EXERCISE DIRECTIONS:
Beneath this task are records; print exactly the stretch of them from the line with "Let χ(x) = A·x·e^(−x/d)" through the line with "The spatial part", both ends included.

SUPPLIED RECORDS:
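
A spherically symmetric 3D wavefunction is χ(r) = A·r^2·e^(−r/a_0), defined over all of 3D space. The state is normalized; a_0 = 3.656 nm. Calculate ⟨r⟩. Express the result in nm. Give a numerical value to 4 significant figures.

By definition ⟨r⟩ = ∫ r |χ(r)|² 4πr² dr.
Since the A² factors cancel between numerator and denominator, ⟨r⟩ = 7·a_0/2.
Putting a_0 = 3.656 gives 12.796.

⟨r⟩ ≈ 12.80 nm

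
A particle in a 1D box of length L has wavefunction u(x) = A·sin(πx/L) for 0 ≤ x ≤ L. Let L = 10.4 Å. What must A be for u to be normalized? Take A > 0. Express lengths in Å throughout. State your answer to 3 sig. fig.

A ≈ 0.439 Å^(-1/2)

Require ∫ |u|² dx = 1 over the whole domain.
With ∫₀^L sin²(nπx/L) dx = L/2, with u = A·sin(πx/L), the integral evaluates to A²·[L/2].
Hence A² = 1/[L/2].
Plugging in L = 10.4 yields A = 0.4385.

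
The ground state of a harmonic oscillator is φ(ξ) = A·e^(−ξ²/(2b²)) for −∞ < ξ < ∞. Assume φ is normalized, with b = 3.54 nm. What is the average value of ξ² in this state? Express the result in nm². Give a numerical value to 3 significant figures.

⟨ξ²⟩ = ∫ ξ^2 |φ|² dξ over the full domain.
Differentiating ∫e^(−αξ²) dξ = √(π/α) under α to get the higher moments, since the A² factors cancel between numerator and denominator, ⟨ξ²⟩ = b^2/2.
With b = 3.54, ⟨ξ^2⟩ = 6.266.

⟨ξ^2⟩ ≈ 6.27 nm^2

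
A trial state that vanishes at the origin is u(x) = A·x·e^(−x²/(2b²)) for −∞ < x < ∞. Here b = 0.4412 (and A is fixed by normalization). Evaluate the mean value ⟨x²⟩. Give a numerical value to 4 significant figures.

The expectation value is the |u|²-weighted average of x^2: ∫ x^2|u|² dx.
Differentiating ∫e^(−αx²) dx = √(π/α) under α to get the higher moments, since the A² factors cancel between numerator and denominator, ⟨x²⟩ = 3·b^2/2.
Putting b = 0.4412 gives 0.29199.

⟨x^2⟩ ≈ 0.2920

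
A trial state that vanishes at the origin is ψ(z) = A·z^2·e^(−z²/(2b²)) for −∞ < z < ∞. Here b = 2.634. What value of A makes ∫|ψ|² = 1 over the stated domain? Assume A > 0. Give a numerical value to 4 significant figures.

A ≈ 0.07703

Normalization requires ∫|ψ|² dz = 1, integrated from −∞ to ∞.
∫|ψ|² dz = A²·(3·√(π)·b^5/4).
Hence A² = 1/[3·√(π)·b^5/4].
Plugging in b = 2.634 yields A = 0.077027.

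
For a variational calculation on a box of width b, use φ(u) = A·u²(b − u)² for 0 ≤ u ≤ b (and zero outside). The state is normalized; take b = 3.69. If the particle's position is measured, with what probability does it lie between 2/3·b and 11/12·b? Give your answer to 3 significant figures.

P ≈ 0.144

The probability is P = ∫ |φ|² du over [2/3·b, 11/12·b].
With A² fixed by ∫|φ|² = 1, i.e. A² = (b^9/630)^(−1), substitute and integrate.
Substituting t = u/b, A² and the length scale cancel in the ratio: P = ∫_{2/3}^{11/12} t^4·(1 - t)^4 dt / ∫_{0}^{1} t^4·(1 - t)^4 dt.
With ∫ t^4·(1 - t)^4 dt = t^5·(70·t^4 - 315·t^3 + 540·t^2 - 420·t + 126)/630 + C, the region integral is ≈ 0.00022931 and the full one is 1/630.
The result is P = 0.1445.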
---
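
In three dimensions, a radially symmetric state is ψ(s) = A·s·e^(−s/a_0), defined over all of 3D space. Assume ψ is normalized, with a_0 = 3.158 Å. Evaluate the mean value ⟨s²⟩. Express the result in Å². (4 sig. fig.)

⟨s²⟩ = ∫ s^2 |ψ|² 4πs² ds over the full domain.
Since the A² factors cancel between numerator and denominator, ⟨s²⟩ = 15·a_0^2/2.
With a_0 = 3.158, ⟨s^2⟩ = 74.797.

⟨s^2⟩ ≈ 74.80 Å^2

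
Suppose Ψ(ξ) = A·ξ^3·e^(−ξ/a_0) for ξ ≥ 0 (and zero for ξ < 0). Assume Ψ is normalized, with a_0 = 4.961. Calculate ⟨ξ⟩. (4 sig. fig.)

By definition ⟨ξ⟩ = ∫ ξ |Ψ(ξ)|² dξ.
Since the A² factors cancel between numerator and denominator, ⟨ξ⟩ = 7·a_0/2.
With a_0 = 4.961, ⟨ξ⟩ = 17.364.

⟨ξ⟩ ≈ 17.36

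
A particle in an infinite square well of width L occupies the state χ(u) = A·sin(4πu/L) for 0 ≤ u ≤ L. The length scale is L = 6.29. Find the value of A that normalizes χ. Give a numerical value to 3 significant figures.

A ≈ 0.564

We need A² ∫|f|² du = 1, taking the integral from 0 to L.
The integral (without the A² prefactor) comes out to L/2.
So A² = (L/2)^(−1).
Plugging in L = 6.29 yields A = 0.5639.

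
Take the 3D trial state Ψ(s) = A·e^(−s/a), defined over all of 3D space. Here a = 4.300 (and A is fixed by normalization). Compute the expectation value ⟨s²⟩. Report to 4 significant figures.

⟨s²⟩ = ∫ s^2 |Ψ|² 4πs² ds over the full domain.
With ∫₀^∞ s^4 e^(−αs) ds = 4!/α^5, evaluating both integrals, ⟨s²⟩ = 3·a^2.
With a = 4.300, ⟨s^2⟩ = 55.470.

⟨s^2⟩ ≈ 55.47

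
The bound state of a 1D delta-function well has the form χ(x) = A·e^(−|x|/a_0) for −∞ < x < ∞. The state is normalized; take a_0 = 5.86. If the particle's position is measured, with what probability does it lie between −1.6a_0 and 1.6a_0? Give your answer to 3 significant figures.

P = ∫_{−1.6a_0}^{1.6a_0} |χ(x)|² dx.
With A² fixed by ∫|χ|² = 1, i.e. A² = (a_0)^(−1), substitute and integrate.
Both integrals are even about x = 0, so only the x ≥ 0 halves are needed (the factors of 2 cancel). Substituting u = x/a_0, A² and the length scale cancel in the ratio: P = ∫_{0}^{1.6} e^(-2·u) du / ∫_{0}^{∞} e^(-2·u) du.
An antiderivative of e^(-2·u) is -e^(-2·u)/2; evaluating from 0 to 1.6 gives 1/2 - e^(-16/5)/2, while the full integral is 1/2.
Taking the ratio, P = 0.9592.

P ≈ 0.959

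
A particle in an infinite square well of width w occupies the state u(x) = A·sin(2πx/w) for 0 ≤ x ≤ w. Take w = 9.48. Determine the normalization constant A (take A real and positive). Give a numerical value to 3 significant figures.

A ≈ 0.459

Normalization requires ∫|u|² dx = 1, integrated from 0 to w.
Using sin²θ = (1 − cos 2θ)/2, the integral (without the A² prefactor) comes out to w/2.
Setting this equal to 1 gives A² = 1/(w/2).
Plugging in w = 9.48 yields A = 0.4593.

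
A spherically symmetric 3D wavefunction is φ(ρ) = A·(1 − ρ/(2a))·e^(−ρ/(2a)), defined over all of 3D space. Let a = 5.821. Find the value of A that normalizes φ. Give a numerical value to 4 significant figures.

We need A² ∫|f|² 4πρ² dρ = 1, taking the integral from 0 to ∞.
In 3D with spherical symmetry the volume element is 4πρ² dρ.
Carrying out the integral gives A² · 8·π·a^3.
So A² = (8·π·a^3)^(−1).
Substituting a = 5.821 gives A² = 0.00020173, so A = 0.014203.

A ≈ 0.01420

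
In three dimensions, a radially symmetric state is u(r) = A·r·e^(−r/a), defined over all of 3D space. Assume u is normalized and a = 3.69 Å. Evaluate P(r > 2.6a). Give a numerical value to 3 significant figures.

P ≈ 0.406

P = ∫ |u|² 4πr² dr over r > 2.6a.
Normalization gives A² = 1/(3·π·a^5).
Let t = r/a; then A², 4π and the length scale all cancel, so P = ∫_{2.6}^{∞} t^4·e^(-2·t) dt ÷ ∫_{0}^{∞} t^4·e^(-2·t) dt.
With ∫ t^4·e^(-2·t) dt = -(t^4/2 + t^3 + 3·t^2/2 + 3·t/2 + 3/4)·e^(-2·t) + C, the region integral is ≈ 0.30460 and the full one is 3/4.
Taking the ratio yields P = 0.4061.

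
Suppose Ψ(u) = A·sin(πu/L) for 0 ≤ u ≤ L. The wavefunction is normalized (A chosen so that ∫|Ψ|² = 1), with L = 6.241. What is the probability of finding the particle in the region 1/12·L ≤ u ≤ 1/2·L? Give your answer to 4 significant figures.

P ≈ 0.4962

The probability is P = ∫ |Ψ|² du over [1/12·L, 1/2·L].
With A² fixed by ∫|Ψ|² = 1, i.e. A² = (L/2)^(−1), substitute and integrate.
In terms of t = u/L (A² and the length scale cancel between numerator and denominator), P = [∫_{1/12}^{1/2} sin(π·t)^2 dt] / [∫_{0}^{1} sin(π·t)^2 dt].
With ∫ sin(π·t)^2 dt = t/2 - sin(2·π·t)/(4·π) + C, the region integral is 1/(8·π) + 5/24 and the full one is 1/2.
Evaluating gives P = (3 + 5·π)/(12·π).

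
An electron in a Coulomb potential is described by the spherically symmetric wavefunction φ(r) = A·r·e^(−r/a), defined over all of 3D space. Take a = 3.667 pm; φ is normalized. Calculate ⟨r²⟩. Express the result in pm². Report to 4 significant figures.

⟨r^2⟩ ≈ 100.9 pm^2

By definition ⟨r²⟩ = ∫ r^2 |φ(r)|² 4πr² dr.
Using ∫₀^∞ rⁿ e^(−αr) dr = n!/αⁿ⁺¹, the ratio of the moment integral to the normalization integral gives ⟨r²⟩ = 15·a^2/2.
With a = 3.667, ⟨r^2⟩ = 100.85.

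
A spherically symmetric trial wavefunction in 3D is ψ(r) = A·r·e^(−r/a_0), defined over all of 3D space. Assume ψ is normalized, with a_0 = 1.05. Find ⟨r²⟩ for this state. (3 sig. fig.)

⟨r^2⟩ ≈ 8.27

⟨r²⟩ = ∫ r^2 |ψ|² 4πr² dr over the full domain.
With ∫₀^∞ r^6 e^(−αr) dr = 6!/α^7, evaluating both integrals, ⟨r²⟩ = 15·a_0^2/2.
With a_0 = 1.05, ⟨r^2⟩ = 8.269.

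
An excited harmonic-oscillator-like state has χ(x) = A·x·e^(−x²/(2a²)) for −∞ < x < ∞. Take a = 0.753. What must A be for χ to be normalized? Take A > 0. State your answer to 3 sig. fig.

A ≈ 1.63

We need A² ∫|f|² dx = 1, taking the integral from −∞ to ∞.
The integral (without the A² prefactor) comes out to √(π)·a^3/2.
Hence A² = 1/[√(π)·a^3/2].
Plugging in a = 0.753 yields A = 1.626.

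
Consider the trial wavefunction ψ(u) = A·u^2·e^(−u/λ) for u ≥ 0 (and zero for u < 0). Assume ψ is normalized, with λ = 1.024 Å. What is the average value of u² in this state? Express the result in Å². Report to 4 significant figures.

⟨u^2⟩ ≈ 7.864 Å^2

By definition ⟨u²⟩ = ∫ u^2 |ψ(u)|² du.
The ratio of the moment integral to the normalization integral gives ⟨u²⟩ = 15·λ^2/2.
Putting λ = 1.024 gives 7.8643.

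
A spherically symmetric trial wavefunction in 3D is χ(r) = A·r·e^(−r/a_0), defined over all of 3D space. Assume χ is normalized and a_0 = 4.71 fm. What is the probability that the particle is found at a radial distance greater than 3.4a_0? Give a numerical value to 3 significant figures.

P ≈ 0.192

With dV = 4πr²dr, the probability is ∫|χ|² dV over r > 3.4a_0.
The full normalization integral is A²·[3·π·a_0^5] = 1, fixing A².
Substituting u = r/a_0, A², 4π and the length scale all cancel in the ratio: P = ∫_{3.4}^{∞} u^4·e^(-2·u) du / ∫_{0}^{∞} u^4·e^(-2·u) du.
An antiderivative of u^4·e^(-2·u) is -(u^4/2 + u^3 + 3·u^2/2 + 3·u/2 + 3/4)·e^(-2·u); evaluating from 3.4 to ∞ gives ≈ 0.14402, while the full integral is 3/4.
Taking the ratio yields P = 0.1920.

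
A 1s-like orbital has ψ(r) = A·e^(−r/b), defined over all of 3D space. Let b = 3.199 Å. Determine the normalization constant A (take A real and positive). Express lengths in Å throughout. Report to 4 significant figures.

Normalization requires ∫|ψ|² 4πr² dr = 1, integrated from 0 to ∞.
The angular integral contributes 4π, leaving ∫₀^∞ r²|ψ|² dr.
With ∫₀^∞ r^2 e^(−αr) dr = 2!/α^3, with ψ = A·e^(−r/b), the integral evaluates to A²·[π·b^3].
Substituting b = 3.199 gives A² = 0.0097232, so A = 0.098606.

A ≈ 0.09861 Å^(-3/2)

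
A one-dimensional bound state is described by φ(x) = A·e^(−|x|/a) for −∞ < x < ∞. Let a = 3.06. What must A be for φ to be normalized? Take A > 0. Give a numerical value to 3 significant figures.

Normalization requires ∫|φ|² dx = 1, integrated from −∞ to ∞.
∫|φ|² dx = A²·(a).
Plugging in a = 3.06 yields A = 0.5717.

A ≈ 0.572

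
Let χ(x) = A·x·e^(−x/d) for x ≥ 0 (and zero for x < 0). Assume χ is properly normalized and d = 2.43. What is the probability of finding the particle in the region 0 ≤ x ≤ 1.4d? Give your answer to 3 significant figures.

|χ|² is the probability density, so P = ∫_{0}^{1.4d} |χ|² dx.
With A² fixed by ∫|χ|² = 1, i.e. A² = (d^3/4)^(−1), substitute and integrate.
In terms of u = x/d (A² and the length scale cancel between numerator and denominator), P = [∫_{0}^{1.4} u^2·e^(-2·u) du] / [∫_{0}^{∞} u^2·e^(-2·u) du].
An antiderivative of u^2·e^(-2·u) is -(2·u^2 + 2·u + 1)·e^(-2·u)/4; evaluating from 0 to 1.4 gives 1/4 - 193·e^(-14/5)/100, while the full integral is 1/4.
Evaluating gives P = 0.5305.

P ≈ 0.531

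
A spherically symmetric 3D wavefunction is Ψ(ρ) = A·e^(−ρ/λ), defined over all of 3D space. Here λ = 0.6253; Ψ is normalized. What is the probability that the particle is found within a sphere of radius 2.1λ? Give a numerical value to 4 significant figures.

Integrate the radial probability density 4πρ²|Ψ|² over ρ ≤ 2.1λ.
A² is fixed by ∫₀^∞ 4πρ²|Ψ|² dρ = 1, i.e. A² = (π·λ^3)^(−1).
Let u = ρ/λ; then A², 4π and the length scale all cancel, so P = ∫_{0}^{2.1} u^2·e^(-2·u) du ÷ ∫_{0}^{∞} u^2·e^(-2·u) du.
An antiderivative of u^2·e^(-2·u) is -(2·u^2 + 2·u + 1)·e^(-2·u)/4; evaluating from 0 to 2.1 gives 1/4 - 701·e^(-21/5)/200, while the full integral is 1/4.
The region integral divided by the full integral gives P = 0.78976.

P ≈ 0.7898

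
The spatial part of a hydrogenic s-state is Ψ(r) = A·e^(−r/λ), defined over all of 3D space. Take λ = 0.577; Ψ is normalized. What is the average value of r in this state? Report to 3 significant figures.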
==
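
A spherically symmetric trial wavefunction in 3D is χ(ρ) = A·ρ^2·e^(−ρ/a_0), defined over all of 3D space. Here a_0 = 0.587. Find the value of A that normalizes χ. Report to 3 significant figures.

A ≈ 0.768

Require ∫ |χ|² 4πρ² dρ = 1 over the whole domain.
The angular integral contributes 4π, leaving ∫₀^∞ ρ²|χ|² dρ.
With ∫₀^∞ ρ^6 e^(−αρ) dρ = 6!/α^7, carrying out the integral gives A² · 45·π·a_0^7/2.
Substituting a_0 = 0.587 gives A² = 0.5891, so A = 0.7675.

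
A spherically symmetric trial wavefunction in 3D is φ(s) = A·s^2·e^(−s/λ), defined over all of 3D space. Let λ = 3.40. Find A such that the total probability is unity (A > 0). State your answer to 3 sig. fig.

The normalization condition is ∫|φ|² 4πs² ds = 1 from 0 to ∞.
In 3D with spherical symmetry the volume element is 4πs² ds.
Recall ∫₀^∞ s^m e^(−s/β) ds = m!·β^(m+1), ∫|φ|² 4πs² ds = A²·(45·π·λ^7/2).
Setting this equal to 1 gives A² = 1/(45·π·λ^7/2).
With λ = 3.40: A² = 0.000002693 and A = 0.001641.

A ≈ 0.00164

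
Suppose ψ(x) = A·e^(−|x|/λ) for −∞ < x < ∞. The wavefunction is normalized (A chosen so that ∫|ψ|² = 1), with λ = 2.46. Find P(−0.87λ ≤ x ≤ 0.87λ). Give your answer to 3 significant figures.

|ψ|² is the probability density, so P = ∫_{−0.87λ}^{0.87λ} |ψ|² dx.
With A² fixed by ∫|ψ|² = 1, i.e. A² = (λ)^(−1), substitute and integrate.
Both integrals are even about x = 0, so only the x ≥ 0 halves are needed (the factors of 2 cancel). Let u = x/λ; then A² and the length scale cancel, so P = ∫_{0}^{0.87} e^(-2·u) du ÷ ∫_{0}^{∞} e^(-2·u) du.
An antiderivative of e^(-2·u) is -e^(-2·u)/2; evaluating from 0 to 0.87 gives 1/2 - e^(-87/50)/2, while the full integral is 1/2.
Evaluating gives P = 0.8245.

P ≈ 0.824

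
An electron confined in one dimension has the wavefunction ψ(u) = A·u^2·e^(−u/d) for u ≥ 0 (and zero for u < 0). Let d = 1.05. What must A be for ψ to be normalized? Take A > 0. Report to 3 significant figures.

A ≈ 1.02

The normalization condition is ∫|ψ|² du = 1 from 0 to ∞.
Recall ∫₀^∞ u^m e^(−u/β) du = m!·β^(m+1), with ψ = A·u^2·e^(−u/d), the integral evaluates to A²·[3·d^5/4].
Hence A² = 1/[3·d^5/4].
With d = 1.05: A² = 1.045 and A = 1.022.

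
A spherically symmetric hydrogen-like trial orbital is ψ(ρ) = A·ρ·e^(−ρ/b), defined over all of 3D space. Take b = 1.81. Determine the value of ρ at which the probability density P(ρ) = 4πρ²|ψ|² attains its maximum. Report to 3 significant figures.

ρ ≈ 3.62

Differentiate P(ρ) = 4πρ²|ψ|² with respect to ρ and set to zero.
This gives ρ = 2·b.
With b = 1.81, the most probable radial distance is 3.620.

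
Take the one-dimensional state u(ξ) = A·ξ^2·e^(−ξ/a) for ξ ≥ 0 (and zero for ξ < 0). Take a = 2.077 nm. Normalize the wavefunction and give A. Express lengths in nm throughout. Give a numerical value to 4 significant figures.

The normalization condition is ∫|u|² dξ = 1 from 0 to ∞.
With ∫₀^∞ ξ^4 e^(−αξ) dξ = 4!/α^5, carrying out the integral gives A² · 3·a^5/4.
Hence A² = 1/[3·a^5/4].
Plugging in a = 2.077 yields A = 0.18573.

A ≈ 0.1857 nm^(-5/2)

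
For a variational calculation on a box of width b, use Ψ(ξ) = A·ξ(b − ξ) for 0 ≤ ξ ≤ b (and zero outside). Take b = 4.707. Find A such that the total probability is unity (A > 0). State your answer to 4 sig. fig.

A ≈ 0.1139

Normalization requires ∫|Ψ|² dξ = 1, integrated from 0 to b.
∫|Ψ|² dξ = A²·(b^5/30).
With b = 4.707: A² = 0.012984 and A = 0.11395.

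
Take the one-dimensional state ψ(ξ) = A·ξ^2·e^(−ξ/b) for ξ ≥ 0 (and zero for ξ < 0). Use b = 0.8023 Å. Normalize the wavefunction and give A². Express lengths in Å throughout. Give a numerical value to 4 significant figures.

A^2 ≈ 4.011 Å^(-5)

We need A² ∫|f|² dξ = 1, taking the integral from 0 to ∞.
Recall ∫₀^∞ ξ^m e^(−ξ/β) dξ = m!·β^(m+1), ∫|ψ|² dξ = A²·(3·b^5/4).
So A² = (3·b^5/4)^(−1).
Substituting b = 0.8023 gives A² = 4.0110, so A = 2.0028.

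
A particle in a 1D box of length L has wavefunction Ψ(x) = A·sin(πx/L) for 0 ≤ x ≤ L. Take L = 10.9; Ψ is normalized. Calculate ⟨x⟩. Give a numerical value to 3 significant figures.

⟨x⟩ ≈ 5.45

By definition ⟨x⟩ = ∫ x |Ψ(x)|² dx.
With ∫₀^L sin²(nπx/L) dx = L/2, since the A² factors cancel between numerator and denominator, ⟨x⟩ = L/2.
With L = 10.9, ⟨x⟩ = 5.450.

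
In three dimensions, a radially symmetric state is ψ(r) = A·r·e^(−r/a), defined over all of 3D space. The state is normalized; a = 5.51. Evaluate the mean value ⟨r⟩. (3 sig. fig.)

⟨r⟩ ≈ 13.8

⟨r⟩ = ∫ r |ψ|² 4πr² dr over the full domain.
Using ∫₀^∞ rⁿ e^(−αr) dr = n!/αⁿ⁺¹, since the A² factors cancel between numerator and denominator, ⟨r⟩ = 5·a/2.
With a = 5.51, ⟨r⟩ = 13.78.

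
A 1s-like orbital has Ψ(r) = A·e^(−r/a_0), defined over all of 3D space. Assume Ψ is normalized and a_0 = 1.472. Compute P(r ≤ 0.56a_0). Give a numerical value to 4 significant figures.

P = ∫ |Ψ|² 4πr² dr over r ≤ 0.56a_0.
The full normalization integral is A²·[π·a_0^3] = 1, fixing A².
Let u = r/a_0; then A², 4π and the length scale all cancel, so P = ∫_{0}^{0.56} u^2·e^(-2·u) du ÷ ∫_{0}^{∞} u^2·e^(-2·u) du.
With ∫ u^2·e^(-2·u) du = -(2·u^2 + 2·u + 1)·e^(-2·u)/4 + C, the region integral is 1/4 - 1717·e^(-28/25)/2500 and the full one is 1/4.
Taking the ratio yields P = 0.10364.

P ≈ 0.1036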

ANSWER BOX:
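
Let χ(x) = A·x·e^(−x/d) for x ≥ 0 (and zero for x < 0). Assume χ is properly normalized and d = 2.43. What is the probability of finding the particle in the region 0 ≤ x ≤ 1.4d? Give your answer to 3 significant figures.

|χ|² is the probability density, so P = ∫_{0}^{1.4d} |χ|² dx.
With A² fixed by ∫|χ|² = 1, i.e. A² = (d^3/4)^(−1), substitute and integrate.
In terms of u = x/d (A² and the length scale cancel between numerator and denominator), P = [∫_{0}^{1.4} u^2·e^(-2·u) du] / [∫_{0}^{∞} u^2·e^(-2·u) du].
An antiderivative of u^2·e^(-2·u) is -(2·u^2 + 2·u + 1)·e^(-2·u)/4; evaluating from 0 to 1.4 gives 1/4 - 193·e^(-14/5)/100, while the full integral is 1/4.
Evaluating gives P = 0.5305.

P ≈ 0.531

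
A spherically symmetric 3D wavefunction is Ψ(ρ) = A·e^(−ρ/λ), defined over all of 3D space. Here λ = 0.6253; Ψ is normalized. What is the probability that the particle is found within a sphere of radius 2.1λ? Give a numerical value to 4 significant figures.

Integrate the radial probability density 4πρ²|Ψ|² over ρ ≤ 2.1λ.
A² is fixed by ∫₀^∞ 4πρ²|Ψ|² dρ = 1, i.e. A² = (π·λ^3)^(−1).
Let u = ρ/λ; then A², 4π and the length scale all cancel, so P = ∫_{0}^{2.1} u^2·e^(-2·u) du ÷ ∫_{0}^{∞} u^2·e^(-2·u) du.
An antiderivative of u^2·e^(-2·u) is -(2·u^2 + 2·u + 1)·e^(-2·u)/4; evaluating from 0 to 2.1 gives 1/4 - 701·e^(-21/5)/200, while the full integral is 1/4.
The region integral divided by the full integral gives P = 0.78976.

P ≈ 0.7898

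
The spatial part of a hydrogenic s-state is Ψ(r) = A·e^(−r/λ), defined over all of 3D space. Take λ = 0.577; Ψ is normalized. What is the average value of r in this state? Report to 3 significant figures.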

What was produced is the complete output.